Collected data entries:

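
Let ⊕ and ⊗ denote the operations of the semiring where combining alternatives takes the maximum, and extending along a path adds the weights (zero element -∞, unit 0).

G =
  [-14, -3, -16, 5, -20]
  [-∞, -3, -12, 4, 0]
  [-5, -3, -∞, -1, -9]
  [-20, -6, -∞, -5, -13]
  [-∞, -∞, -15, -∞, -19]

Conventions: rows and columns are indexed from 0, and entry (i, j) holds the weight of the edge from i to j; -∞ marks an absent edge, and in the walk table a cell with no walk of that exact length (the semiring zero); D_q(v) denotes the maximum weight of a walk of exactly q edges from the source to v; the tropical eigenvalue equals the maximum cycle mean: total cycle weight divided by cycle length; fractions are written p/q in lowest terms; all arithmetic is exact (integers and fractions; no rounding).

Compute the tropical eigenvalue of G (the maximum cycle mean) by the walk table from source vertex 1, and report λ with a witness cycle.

q=0: [-∞, 0, -∞, -∞, -∞]
q=1: [-∞, -3, -12, 4, 0]
q=2: [-16, -2, -15, 1, -3]
q=3: [-19, -5, -14, 2, -2]
q=4: [-18, -4, -17, -1, -5]
q=5: [-21, -7, -16, 0, -4]
Optimal cycle mean attained by: cycle 1->3->1, total 4 + (-6), length 2.
Answer: λ = -1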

→ EXERCISE PROMPT
May I have all of the records repeated exactly?

→ EXERCISE RESPONSE
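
Let ⊕ and ⊗ denote the operations of the semiring where combining alternatives takes the maximum, and extending along a path adds the weights (zero element -∞, unit 0).

G =
  [-14, -3, -16, 5, -20]
  [-∞, -3, -12, 4, 0]
  [-5, -3, -∞, -1, -9]
  [-20, -6, -∞, -5, -13]
  [-∞, -∞, -15, -∞, -19]

Conventions: rows and columns are indexed from 0, and entry (i, j) holds the weight of the edge from i to j; -∞ marks an absent edge, and in the walk table a cell with no walk of that exact length (the semiring zero); D_q(v) denotes the maximum weight of a walk of exactly q edges from the source to v; the tropical eigenvalue equals the maximum cycle mean: total cycle weight divided by cycle length; fractions are written p/q in lowest terms; all arithmetic is exact (integers and fractions; no rounding).

Compute the tropical eigenvalue of G (the maximum cycle mean) by the walk table from source vertex 1, and report λ with a witness cycle.

q=0: [-∞, 0, -∞, -∞, -∞]
q=1: [-∞, -3, -12, 4, 0]
q=2: [-16, -2, -15, 1, -3]
q=3: [-19, -5, -14, 2, -2]
q=4: [-18, -4, -17, -1, -5]
q=5: [-21, -7, -16, 0, -4]
Optimal cycle mean attained by: cycle 1->3->1, total 4 + (-6), length 2.
Answer: λ = -1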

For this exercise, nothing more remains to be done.